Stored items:
*** Block opens ***

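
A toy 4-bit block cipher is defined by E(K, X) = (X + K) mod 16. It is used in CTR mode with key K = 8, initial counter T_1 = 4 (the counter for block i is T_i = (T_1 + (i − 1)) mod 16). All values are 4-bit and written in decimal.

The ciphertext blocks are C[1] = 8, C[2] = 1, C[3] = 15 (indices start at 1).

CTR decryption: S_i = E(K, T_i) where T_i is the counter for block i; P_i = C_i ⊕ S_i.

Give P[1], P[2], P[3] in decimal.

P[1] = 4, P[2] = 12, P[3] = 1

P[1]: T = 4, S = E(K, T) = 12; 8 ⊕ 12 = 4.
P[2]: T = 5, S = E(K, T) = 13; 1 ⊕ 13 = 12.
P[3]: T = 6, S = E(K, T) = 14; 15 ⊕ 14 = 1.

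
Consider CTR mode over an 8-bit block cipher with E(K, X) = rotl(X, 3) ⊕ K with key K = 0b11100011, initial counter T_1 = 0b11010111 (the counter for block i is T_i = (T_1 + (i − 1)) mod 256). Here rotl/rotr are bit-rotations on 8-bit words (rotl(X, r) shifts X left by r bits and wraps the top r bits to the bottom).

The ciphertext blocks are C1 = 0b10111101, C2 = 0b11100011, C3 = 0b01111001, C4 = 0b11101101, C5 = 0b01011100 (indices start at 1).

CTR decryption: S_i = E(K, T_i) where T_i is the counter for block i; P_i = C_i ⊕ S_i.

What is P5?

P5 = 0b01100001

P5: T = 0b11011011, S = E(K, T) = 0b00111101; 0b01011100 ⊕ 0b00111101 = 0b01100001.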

*** Block closes ***

** Aim of the exercise **
The count, and nothing else: how many lines of the entries contain the word "indices"?

** Finished task **
2